Exercise goal =>
What is needed is a word-for-word transcription of every record below.
(Data shown begins)
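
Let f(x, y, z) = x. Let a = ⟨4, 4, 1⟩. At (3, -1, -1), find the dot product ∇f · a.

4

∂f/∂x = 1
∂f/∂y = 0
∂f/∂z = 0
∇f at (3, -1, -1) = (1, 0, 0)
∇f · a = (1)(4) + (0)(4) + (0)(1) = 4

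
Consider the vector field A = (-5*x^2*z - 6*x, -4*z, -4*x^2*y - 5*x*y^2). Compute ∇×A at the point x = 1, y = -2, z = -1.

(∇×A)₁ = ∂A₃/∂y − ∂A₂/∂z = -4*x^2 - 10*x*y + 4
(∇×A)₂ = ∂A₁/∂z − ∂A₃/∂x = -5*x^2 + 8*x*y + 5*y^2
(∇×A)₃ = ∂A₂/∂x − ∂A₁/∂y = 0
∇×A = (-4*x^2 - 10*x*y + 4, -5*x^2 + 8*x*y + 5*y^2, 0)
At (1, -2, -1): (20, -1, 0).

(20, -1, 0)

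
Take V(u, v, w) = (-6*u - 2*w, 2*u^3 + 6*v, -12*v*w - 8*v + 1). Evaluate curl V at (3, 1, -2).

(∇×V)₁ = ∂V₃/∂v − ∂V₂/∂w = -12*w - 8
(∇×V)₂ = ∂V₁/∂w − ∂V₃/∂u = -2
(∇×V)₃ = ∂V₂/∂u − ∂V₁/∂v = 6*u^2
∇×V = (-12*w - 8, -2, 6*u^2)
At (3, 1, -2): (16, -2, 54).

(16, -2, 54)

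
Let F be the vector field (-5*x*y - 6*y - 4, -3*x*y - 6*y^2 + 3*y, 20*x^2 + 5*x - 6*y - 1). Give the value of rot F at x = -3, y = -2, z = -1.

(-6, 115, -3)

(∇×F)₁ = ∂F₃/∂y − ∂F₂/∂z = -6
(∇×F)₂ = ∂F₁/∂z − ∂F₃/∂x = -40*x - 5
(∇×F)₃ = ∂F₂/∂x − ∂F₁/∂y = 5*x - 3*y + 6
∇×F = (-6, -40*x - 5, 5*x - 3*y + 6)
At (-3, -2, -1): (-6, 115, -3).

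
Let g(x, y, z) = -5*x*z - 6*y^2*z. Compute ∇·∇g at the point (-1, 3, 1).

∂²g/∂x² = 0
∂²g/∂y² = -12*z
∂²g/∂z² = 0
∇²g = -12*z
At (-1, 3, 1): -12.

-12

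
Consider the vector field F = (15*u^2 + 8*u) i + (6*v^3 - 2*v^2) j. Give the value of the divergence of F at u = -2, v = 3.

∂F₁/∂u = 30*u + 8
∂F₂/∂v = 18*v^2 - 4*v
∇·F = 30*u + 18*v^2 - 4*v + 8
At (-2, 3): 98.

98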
(Data shown ends)
Written solution =>
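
Let f(x, y, z) = x. Let a = ⟨4, 4, 1⟩. At (3, -1, -1), find the dot product ∇f · a.

4

∂f/∂x = 1
∂f/∂y = 0
∂f/∂z = 0
∇f at (3, -1, -1) = (1, 0, 0)
∇f · a = (1)(4) + (0)(4) + (0)(1) = 4

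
Consider the vector field A = (-5*x^2*z - 6*x, -4*z, -4*x^2*y - 5*x*y^2). Compute ∇×A at the point x = 1, y = -2, z = -1.

(∇×A)₁ = ∂A₃/∂y − ∂A₂/∂z = -4*x^2 - 10*x*y + 4
(∇×A)₂ = ∂A₁/∂z − ∂A₃/∂x = -5*x^2 + 8*x*y + 5*y^2
(∇×A)₃ = ∂A₂/∂x − ∂A₁/∂y = 0
∇×A = (-4*x^2 - 10*x*y + 4, -5*x^2 + 8*x*y + 5*y^2, 0)
At (1, -2, -1): (20, -1, 0).

(20, -1, 0)

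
Take V(u, v, w) = (-6*u - 2*w, 2*u^3 + 6*v, -12*v*w - 8*v + 1). Evaluate curl V at (3, 1, -2).

(∇×V)₁ = ∂V₃/∂v − ∂V₂/∂w = -12*w - 8
(∇×V)₂ = ∂V₁/∂w − ∂V₃/∂u = -2
(∇×V)₃ = ∂V₂/∂u − ∂V₁/∂v = 6*u^2
∇×V = (-12*w - 8, -2, 6*u^2)
At (3, 1, -2): (16, -2, 54).

(16, -2, 54)

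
Let F be the vector field (-5*x*y - 6*y - 4, -3*x*y - 6*y^2 + 3*y, 20*x^2 + 5*x - 6*y - 1). Give the value of rot F at x = -3, y = -2, z = -1.

(-6, 115, -3)

(∇×F)₁ = ∂F₃/∂y − ∂F₂/∂z = -6
(∇×F)₂ = ∂F₁/∂z − ∂F₃/∂x = -40*x - 5
(∇×F)₃ = ∂F₂/∂x − ∂F₁/∂y = 5*x - 3*y + 6
∇×F = (-6, -40*x - 5, 5*x - 3*y + 6)
At (-3, -2, -1): (-6, 115, -3).

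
Let g(x, y, z) = -5*x*z - 6*y^2*z. Compute ∇·∇g at the point (-1, 3, 1).

∂²g/∂x² = 0
∂²g/∂y² = -12*z
∂²g/∂z² = 0
∇²g = -12*z
At (-1, 3, 1): -12.

-12

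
Consider the vector field F = (15*u^2 + 8*u) i + (6*v^3 - 2*v^2) j. Give the value of the divergence of F at u = -2, v = 3.

∂F₁/∂u = 30*u + 8
∂F₂/∂v = 18*v^2 - 4*v
∇·F = 30*u + 18*v^2 - 4*v + 8
At (-2, 3): 98.

98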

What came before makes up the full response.